### GIVEN DATA
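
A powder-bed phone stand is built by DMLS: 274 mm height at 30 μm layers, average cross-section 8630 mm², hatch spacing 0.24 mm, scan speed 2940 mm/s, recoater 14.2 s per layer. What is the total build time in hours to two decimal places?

67.06 hours

Layers = ⌈274/0.03⌉ = 9134.
Scan path per layer = 8630 / 0.24, so 35958.3 mm.
Laser time per layer: 35958.3 / 2940 → 12.2307 s.
Time per layer: 12.2307 + 14.2 → 26.4307 s.
Total: 9134 × 26.4307 s = 241418.0138 s → 67.06 hours.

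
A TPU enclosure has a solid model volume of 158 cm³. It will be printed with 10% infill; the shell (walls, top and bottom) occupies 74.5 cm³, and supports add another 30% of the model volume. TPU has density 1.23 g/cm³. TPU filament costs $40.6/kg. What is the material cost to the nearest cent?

Interior volume = 158 − 74.5, so 83.5 cm³.
Infill volume = 0.10 × 83.5 = 8.35 cm³.
Support = 0.30 × 158, so 47.4 cm³.
Deposited volume: 74.5 + 8.35 + 47.4 → 130.25 cm³.
Mass = 130.25 × 1.23, so 160.2075 g.
Cost = 160.2075 g / 1000 × $40.6/kg = $6.50.

$6.50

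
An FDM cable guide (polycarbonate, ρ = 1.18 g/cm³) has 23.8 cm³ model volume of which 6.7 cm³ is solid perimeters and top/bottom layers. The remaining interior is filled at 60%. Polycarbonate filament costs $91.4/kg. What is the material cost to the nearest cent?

Interior volume: 23.8 − 6.7 → 17.1 cm³.
Deposited infill = 0.60 × 17.1 = 10.26 cm³.
Deposited volume = 6.7 + 10.26, so 16.96 cm³.
Mass = 16.96 × 1.18 = 20.0128 g.
At $91.4/kg: 20.0128/1000 × 91.4 = $1.83.

$1.83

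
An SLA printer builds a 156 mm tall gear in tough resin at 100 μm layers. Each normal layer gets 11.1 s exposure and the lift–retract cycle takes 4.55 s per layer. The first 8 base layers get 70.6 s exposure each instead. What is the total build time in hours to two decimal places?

6.91 hours

Number of layers: 156 / 0.1 → 1560 (rounded up).
Bottom layers: 8 × (70.6 + 4.55) → 601.2 s.
Remaining layers: 1552 × (11.1 + 4.55) → 24288.8 s.
Sum: 601.2 + 24288.8 = 24890 s → 6.91 hours.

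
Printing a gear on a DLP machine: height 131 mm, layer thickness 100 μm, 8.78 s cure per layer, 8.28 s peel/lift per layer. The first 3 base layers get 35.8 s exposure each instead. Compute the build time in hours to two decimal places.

Number of layers: 131 / 0.1 → 1310 (rounded up).
Bottom layers = 3 × (35.8 + 8.28), so 132.24 s.
Regular layers: 1307 × (8.78 + 8.28) → 22297.42 s.
Sum: 132.24 + 22297.42 = 22429.66 s → 6.23 hours.

6.23 hours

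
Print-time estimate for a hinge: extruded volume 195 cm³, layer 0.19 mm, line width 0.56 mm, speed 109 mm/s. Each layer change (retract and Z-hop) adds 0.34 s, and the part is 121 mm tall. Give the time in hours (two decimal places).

4.73 hours

Extrusion cross-section = 0.19 × 0.56 = 0.1064 mm².
Toolpath length = 195 cm³ / 0.1064 mm² = 195000 / 0.1064 = 1832706.8 mm.
Time extruding = 1832706.8 / 109 = 16813.8 s.
Number of layers: 121 / 0.19 → 637 (rounded up).
Non-print overhead = 637 × 0.34, so 216.58 s.
Total = 16813.8 + 216.58 = 17030.38 s = 4.73 hours.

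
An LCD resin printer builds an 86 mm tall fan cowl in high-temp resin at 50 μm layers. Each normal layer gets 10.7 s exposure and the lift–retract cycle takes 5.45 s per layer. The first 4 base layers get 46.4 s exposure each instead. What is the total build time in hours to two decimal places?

Number of layers: 86 / 0.05 → 1720 (rounded up).
Base layers = 4 × (46.4 + 5.45), so 207.4 s.
Remaining layers: 1716 × (10.7 + 5.45) → 27713.4 s.
Sum: 207.4 + 27713.4 = 27920.8 s → 7.76 hours.

7.76 hours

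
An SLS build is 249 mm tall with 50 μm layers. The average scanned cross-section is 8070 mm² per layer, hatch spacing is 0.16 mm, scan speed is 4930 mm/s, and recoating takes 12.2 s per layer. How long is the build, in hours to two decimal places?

Layers = ⌈249/0.05⌉ = 4980.
Scan path per layer = 8070 / 0.16, so 50437.5 mm.
Laser time per layer = 50437.5 / 4930, so 10.2307 s.
Layer cycle: 10.2307 + 12.2 → 22.4307 s.
4980 layers × 22.4307 s/layer = 111704.886 s, i.e. 31.03 hours.

31.03 hours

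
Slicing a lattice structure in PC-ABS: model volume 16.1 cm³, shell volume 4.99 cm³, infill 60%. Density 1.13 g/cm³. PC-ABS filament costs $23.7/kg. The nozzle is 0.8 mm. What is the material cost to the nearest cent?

Interior volume = 16.1 − 4.99 = 11.11 cm³.
Deposited infill: 0.60 × 11.11 → 6.666 cm³.
Total extruded: 4.99 + 6.666 → 11.656 cm³.
Mass = 11.656 × 1.13 = 13.17128 g.
At $23.7/kg: 13.17128/1000 × 23.7 = $0.31.

$0.31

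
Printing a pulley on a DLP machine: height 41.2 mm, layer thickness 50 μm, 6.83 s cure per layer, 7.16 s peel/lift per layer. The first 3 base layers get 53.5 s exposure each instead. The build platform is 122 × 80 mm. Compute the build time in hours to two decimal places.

Layer count = ceil(41.2 / 0.05) = 824.
Base layers: 3 × (53.5 + 7.16) → 181.98 s.
Normal layers = 821 × (6.83 + 7.16) = 11485.79 s.
Total = 181.98 + 11485.79 = 11667.77 s = 3.24 hours.

3.24 hours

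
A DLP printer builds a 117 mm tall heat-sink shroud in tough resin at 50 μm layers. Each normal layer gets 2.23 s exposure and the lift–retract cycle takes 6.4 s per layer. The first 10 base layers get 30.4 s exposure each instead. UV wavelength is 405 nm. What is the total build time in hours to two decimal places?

5.69 hours

Layer count = ceil(117 / 0.05) = 2340.
Bottom layers = 10 × (30.4 + 6.4) = 368 s.
Regular layers: 2330 × (2.23 + 6.4) → 20107.9 s.
Sum: 368 + 20107.9 = 20475.9 s → 5.69 hours.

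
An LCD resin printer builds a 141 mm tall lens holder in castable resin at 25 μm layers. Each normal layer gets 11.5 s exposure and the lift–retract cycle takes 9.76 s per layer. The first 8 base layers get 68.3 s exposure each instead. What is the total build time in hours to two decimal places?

33.43 hours

Layers = ⌈141/0.025⌉ = 5640.
Burn-in layers: 8 × (68.3 + 9.76) → 624.48 s.
Regular layers = 5632 × (11.5 + 9.76) = 119736.32 s.
Total = 624.48 + 119736.32 = 120360.8 s = 33.43 hours.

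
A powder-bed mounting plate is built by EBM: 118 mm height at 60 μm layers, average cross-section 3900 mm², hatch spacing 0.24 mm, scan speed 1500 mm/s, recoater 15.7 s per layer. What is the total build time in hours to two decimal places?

14.50 hours

Number of layers: 118 / 0.06 → 1967 (rounded up).
Scan path per layer = 3900 / 0.24, so 16250 mm.
Scan time per layer = 16250 / 1500 = 10.8333 s.
Time per layer: 10.8333 + 15.7 → 26.5333 s.
1967 layers × 26.5333 s/layer = 52191.0011 s, i.e. 14.50 hours.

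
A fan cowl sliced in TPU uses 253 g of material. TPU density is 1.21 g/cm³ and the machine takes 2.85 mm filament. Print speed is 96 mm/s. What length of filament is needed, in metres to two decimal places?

32.78 m

Volume = 253 g / 1.21 g·cm⁻³ = 209.0909 cm³ = 209090.9 mm³.
Cross-section of 2.85 mm filament: π·(2.85/2)² = 6.3794 mm².
Length = 209090.9 / 6.3794 = 32775.95 mm = 32.78 m.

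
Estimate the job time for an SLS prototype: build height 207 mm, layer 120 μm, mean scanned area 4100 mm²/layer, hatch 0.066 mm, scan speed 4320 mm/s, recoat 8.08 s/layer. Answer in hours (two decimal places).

10.76 hours

Layers = ⌈207/0.12⌉ = 1725.
Per-layer scan distance = 4100 / 0.066, so 62121.2 mm.
Per-layer scan time: 62121.2 / 4320 → 14.3799 s.
Time per layer = 14.3799 + 8.08, so 22.4599 s.
Total: 1725 × 22.4599 s = 38743.3275 s → 10.76 hours.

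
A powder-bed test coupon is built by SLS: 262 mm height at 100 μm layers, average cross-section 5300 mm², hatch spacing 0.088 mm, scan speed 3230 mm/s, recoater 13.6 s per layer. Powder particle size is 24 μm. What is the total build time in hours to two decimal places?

Number of layers: 262 / 0.1 → 2620 (rounded up).
Scan path per layer = 5300 / 0.088, so 60227.3 mm.
Scan time per layer = 60227.3 / 3230, so 18.6462 s.
Layer cycle = 18.6462 + 13.6, so 32.2462 s.
Build time = 2620 × 32.2462 = 84485.044 s = 23.47 hours.

23.47 hours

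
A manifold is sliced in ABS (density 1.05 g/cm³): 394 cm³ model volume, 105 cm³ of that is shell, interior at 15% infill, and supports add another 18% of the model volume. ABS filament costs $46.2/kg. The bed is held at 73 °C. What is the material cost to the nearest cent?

Interior volume = 394 − 105, so 289 cm³.
Deposited infill = 0.15 × 289, so 43.35 cm³.
Support = 0.18 × 394 = 70.92 cm³.
Total extruded = 105 + 43.35 + 70.92, so 219.27 cm³.
Mass = 219.27 × 1.05 = 230.2335 g.
At $46.2/kg: 230.2335/1000 × 46.2 = $10.64.

$10.64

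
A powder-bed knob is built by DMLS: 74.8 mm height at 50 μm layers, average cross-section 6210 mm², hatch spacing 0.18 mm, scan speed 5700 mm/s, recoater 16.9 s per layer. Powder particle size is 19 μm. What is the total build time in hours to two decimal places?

Number of layers: 74.8 / 0.05 → 1496 (rounded up).
Per-layer scan distance = 6210 / 0.18, so 34500 mm.
Per-layer scan time = 34500 / 5700 = 6.0526 s.
Layer cycle: 6.0526 + 16.9 → 22.9526 s.
Build time = 1496 × 22.9526 = 34337.0896 s = 9.54 hours.

9.54 hours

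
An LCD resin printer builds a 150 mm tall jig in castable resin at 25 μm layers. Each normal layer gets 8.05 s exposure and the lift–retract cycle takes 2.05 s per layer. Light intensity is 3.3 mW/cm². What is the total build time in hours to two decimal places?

Layers = ⌈150/0.025⌉ = 6000.
Each layer takes = 8.05 + 2.05 = 10.1 s.
Total = 6000 × 10.1 = 60600 s = 16.83 hours.

16.83 hours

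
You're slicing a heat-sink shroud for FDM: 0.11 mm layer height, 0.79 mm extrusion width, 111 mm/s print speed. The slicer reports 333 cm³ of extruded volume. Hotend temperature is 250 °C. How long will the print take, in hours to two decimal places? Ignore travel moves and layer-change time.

9.59 hours

Bead cross-section = 0.11 × 0.79, so 0.0869 mm².
Toolpath length = 333 cm³ / 0.0869 mm² = 333000 / 0.0869 = 3831990.8 mm.
Print-move time = 3831990.8 / 111, so 34522.4 s.
Converting: 34522.4 s = 9.59 hours.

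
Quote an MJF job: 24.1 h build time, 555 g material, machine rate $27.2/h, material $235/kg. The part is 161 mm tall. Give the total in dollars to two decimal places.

Time charge = 27.2 × 24.1 = $655.52.
Material cost = 235 × 555/1000, so $130.425.
Job cost: 655.52 + 130.425 = 785.945 ≈ $785.95.

$785.95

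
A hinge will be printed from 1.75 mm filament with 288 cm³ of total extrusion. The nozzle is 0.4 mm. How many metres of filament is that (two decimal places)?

Filament cross-section = π × (1.75/2)² = 2.4053 mm².
L = 288000 mm³ / 2.4053 mm² = 119735.58 mm, i.e. 119.74 m.

119.74 m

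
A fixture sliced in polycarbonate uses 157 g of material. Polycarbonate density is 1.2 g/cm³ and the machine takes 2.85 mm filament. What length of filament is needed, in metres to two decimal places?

20.51 m

Extruded volume: 157/1.2 = 130.8333 cm³ (130833.3 mm³).
A = π r² = π × 1.425² = 6.3794 mm².
L = V/A = 130833.3/6.3794 = 20508.72 mm → 20.51 m.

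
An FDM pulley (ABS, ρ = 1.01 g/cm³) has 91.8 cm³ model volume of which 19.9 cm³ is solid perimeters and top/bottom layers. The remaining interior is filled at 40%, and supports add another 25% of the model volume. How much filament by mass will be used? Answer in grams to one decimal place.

Infill region = 91.8 − 19.9 = 71.9 cm³.
Deposited infill: 0.40 × 71.9 → 28.76 cm³.
Support = 0.25 × 91.8, so 22.95 cm³.
Total printed volume = 19.9 + 28.76 + 22.95 = 71.61 cm³.
Mass: 71.61 × 1.01 → 72.3261 g.

72.3 g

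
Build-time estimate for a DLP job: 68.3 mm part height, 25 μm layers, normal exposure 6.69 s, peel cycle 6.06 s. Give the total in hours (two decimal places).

Number of layers: 68.3 / 0.025 → 2732 (rounded up).
Per-layer time: 6.69 + 6.06 → 12.75 s.
Total = 2732 × 12.75 = 34833 s = 9.68 hours.

9.68 hours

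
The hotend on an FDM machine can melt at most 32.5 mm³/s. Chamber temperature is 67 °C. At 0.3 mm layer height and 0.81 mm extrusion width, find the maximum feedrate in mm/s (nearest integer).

Bead cross-section: 0.3 × 0.81 → 0.243 mm².
v_max = Q/A = 32.5/0.243 = 133.74 mm/s → 134 mm/s.

134 mm/s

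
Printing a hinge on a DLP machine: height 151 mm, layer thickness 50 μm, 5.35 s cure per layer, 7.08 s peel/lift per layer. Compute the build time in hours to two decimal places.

10.43 hours

Number of layers: 151 / 0.05 → 3020 (rounded up).
Each layer takes = 5.35 + 7.08, so 12.43 s.
Total = 3020 × 12.43 = 37538.6 s = 10.43 hours.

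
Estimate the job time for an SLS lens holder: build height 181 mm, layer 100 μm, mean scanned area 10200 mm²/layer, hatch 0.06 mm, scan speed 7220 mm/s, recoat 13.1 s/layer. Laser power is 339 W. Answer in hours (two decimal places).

Layer count = ceil(181 / 0.1) = 1810.
Scan path per layer = 10200 / 0.06 = 170000 mm.
Scan time per layer: 170000 / 7220 → 23.5457 s.
Time per layer = 23.5457 + 13.1, so 36.6457 s.
Total: 1810 × 36.6457 s = 66328.717 s → 18.42 hours.

18.42 hours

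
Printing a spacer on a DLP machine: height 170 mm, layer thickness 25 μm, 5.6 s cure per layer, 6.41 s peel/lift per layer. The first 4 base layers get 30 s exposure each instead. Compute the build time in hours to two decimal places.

Layers = ⌈170/0.025⌉ = 6800.
Base layers = 4 × (30 + 6.41), so 145.64 s.
Remaining layers = 6796 × (5.6 + 6.41) = 81619.96 s.
Sum: 145.64 + 81619.96 = 81765.6 s → 22.71 hours.

22.71 hours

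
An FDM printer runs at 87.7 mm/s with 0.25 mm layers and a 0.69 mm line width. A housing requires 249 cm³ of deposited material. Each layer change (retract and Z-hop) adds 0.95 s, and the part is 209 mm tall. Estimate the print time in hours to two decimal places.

4.79 hours

Line area = 0.25 × 0.69 = 0.1725 mm².
Toolpath length = 249 cm³ / 0.1725 mm² = 249000 / 0.1725 = 1443478.3 mm.
Print-move time: 1443478.3 / 87.7 → 16459.3 s.
Number of layers: 209 / 0.25 → 836 (rounded up).
Z-hop total: 836 × 0.95 → 794.2 s.
Altogether 16459.3 + 794.2 = 17253.5 s, i.e. 4.79 hours.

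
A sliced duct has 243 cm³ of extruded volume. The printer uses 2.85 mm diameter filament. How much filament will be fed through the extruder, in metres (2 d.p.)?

Cross-section of 2.85 mm filament: π·(2.85/2)² = 6.3794 mm².
L = 243000 mm³ / 6.3794 mm² = 38091.36 mm, i.e. 38.09 m.

38.09 m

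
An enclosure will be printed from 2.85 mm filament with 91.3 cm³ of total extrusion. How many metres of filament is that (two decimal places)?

14.31 m

Cross-section of 2.85 mm filament: π·(2.85/2)² = 6.3794 mm².
Length = 91.3 cm³ / 6.3794 mm² = 91300 / 6.3794 = 14311.69 mm = 14.31 m.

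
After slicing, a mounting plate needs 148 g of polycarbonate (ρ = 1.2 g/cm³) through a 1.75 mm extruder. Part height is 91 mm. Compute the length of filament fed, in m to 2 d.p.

Volume = 148 g / 1.2 g·cm⁻³ = 123.3333 cm³ = 123333.3 mm³.
A = π r² = π × 0.875² = 2.4053 mm².
L = V/A = 123333.3/2.4053 = 51275.64 mm → 51.28 m.

51.28 m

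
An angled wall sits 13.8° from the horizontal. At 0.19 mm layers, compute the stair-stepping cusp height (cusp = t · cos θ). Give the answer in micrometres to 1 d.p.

184.5 μm

Cusp = layer height × cos(13.8°) = 0.19 × 0.9711 = 0.184509 mm = 184.5 μm.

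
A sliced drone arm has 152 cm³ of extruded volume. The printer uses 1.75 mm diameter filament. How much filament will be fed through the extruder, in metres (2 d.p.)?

A = π r² = π × 0.875² = 2.4053 mm².
L = 152000 mm³ / 2.4053 mm² = 63193.78 mm, i.e. 63.19 m.

63.19 m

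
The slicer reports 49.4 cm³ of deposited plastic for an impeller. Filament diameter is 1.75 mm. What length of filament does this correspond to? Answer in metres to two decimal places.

20.54 m

Cross-section of 1.75 mm filament: π·(1.75/2)² = 2.4053 mm².
Length = 49.4 cm³ / 2.4053 mm² = 49400 / 2.4053 = 20537.98 mm = 20.54 m.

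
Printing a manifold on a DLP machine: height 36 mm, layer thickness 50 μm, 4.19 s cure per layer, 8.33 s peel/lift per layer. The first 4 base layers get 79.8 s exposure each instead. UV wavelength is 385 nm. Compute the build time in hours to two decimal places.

Number of layers: 36 / 0.05 → 720 (rounded up).
Bottom layers: 4 × (79.8 + 8.33) → 352.52 s.
Regular layers = 716 × (4.19 + 8.33), so 8964.32 s.
Total = 352.52 + 8964.32 = 9316.84 s = 2.59 hours.

2.59 hours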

### TASK STATEMENT
The line with "The slicer reports 49.4", plus every line after it through the end of the listing, needs to be repeated exactly; nothing else belongs in the reply.

### EXERCISE SOLUTION
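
The slicer reports 49.4 cm³ of deposited plastic for an impeller. Filament diameter is 1.75 mm. What length of filament does this correspond to? Answer in metres to two decimal places.

20.54 m

Cross-section of 1.75 mm filament: π·(1.75/2)² = 2.4053 mm².
Length = 49.4 cm³ / 2.4053 mm² = 49400 / 2.4053 = 20537.98 mm = 20.54 m.

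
Printing a manifold on a DLP machine: height 36 mm, layer thickness 50 μm, 4.19 s cure per layer, 8.33 s peel/lift per layer. The first 4 base layers get 79.8 s exposure each instead. UV wavelength is 385 nm. Compute the build time in hours to two decimal places.

Number of layers: 36 / 0.05 → 720 (rounded up).
Bottom layers: 4 × (79.8 + 8.33) → 352.52 s.
Regular layers = 716 × (4.19 + 8.33), so 8964.32 s.
Total = 352.52 + 8964.32 = 9316.84 s = 2.59 hours.

2.59 hours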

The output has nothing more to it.